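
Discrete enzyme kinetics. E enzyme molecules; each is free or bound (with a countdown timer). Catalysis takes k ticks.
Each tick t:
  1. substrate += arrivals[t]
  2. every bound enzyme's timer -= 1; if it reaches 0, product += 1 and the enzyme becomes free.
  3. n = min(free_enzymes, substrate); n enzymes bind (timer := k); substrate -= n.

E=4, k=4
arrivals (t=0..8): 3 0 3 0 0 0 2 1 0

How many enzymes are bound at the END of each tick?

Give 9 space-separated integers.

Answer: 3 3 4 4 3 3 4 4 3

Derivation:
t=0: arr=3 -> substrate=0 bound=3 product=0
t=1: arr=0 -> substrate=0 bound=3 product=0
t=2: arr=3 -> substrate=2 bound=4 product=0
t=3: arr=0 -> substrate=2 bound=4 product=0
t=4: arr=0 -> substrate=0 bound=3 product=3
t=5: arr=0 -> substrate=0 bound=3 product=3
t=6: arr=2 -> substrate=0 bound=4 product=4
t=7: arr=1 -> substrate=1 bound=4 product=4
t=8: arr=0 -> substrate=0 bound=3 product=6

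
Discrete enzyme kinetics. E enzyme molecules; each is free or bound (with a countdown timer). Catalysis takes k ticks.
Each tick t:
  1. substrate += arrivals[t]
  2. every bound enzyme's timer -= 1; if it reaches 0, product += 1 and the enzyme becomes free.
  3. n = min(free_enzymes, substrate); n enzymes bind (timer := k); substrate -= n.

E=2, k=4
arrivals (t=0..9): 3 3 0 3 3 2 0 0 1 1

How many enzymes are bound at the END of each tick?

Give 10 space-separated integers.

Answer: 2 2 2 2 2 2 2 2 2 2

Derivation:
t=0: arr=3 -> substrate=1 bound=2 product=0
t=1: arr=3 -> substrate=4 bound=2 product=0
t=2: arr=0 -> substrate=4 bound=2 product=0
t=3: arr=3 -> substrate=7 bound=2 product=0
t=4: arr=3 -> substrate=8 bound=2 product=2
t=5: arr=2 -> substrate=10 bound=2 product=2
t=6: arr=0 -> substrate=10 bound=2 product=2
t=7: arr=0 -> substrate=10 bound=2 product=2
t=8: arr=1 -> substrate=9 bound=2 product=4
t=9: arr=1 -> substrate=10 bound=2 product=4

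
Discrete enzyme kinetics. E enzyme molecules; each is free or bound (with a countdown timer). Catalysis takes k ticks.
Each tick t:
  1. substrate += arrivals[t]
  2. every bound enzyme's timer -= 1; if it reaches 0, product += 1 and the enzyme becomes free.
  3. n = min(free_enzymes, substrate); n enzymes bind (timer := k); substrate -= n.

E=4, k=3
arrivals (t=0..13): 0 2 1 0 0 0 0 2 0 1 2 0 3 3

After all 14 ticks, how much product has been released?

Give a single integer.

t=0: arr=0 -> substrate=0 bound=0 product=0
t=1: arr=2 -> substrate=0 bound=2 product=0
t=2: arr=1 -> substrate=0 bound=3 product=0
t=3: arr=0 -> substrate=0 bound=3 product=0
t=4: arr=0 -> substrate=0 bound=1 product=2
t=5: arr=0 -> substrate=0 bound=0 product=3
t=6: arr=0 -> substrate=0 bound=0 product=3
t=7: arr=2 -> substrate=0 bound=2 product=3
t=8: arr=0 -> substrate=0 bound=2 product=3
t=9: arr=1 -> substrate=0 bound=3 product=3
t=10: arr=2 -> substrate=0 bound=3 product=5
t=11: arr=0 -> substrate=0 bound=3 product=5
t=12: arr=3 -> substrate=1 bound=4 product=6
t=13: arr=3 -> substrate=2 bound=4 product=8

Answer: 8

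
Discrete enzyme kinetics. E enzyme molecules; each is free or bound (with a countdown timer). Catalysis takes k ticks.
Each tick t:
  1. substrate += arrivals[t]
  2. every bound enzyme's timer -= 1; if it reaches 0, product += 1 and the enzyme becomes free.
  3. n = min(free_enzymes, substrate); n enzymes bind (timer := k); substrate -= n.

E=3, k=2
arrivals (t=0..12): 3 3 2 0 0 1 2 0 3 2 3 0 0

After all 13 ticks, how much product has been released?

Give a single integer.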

--

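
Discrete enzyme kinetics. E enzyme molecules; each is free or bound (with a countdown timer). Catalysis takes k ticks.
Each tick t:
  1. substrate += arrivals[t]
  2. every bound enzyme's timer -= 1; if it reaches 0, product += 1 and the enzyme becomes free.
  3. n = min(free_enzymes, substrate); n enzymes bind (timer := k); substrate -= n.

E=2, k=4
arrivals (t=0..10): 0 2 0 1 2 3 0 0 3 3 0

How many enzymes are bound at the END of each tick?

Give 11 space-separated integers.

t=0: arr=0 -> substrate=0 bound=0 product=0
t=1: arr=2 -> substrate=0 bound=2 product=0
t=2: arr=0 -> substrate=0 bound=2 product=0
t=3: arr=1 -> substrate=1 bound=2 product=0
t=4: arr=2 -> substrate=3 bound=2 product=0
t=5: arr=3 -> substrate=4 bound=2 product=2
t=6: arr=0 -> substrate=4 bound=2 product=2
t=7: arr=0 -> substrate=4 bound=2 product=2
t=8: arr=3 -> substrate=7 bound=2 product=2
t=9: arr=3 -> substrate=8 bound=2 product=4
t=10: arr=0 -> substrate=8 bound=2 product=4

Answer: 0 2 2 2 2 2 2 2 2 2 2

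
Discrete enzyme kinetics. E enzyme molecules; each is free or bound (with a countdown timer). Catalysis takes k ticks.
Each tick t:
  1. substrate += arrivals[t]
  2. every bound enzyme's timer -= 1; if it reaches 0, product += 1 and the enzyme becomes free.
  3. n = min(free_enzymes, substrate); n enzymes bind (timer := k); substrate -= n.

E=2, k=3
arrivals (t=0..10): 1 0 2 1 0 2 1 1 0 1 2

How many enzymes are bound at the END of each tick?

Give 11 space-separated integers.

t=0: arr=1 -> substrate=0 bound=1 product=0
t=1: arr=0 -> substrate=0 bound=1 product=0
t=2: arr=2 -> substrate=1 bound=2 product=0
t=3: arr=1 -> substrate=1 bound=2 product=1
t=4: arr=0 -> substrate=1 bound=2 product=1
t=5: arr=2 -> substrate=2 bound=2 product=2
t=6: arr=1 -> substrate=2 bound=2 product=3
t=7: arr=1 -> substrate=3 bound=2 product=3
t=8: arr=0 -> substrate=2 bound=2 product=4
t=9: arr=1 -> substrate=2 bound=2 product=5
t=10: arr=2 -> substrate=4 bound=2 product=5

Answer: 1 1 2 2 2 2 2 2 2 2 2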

==

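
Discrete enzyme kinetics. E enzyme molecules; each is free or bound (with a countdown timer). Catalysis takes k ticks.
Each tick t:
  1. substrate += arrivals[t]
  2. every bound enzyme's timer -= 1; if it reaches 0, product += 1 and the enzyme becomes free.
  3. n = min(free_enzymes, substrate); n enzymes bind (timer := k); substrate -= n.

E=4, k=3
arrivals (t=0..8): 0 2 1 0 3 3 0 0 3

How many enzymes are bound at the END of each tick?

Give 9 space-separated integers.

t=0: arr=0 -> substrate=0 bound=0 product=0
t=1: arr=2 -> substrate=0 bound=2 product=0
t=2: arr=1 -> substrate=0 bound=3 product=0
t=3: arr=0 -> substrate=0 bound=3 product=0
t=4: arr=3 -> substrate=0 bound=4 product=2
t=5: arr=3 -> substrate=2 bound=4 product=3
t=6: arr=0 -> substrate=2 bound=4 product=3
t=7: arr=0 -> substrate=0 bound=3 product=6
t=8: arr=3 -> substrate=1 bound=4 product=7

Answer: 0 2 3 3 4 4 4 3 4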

GOAL OF THE EXERCISE »
What lines above hold the word "much"? Pull each one out.

RESPONSE »
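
After all 14 ticks, how much product has been released?
After all 13 ticks, how much product has been released?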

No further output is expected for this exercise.